Brief:
An exact repetition of all the entries that follow is required.

Task input:
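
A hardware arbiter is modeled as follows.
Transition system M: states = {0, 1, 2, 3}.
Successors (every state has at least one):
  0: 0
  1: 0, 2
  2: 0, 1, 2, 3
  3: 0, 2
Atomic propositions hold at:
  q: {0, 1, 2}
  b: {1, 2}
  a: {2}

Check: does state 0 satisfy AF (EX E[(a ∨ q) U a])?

Sat(a ∨ q) = {0, 1, 2}
E[(a ∨ q) U a]: least fixpoint, start Z0 = Sat(a) = {2}, add states in Sat(a ∨ q) with some successor in Z. Z1 = {1, 2}; fixed.
Sat(E[(a ∨ q) U a]) = {1, 2}
Sat(EX E[(a ∨ q) U a]) = {s : some successor in {1, 2}} = {1, 2, 3}
AF (EX E[(a ∨ q) U a]): least fixpoint, start Z0 = {1, 2, 3}, add states with every successor in Z. Already a fixed point.
Sat(AF (EX E[(a ∨ q) U a])) = {1, 2, 3}
0 ∉ Sat(AF (EX E[(a ∨ q) U a])) = {1, 2, 3}, so the formula does not hold at 0.

No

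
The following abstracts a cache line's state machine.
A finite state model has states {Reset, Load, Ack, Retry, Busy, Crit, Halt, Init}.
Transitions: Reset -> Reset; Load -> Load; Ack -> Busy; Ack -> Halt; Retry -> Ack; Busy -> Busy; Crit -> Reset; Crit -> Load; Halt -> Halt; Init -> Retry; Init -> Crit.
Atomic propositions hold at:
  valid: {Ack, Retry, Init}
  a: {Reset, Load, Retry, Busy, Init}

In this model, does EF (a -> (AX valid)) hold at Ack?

Sat(AX valid) = {s : every successor in {Ack, Retry, Init}} = {Retry}
Sat(a -> (AX valid)) = {Ack, Retry, Crit, Halt}
EF (a -> (AX valid)): least fixpoint, start Z0 = {Ack, Retry, Crit, Halt}, add states with some successor in Z. Z1 = {Ack, Retry, Crit, Halt, Init}; fixed.
Sat(EF (a -> (AX valid))) = {Ack, Retry, Crit, Halt, Init}
Ack ∈ Sat(EF (a -> (AX valid))) = {Ack, Retry, Crit, Halt, Init}, so the formula holds at Ack.

Yes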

Final answer:
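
A hardware arbiter is modeled as follows.
Transition system M: states = {0, 1, 2, 3}.
Successors (every state has at least one):
  0: 0
  1: 0, 2
  2: 0, 1, 2, 3
  3: 0, 2
Atomic propositions hold at:
  q: {0, 1, 2}
  b: {1, 2}
  a: {2}

Check: does state 0 satisfy AF (EX E[(a ∨ q) U a])?

Sat(a ∨ q) = {0, 1, 2}
E[(a ∨ q) U a]: least fixpoint, start Z0 = Sat(a) = {2}, add states in Sat(a ∨ q) with some successor in Z. Z1 = {1, 2}; fixed.
Sat(E[(a ∨ q) U a]) = {1, 2}
Sat(EX E[(a ∨ q) U a]) = {s : some successor in {1, 2}} = {1, 2, 3}
AF (EX E[(a ∨ q) U a]): least fixpoint, start Z0 = {1, 2, 3}, add states with every successor in Z. Already a fixed point.
Sat(AF (EX E[(a ∨ q) U a])) = {1, 2, 3}
0 ∉ Sat(AF (EX E[(a ∨ q) U a])) = {1, 2, 3}, so the formula does not hold at 0.

No

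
The following abstracts a cache line's state machine.
A finite state model has states {Reset, Load, Ack, Retry, Busy, Crit, Halt, Init}.
Transitions: Reset -> Reset; Load -> Load; Ack -> Busy; Ack -> Halt; Retry -> Ack; Busy -> Busy; Crit -> Reset; Crit -> Load; Halt -> Halt; Init -> Retry; Init -> Crit.
Atomic propositions hold at:
  valid: {Ack, Retry, Init}
  a: {Reset, Load, Retry, Busy, Init}

In this model, does EF (a -> (AX valid)) hold at Ack?

Sat(AX valid) = {s : every successor in {Ack, Retry, Init}} = {Retry}
Sat(a -> (AX valid)) = {Ack, Retry, Crit, Halt}
EF (a -> (AX valid)): least fixpoint, start Z0 = {Ack, Retry, Crit, Halt}, add states with some successor in Z. Z1 = {Ack, Retry, Crit, Halt, Init}; fixed.
Sat(EF (a -> (AX valid))) = {Ack, Retry, Crit, Halt, Init}
Ack ∈ Sat(EF (a -> (AX valid))) = {Ack, Retry, Crit, Halt, Init}, so the formula holds at Ack.

Yes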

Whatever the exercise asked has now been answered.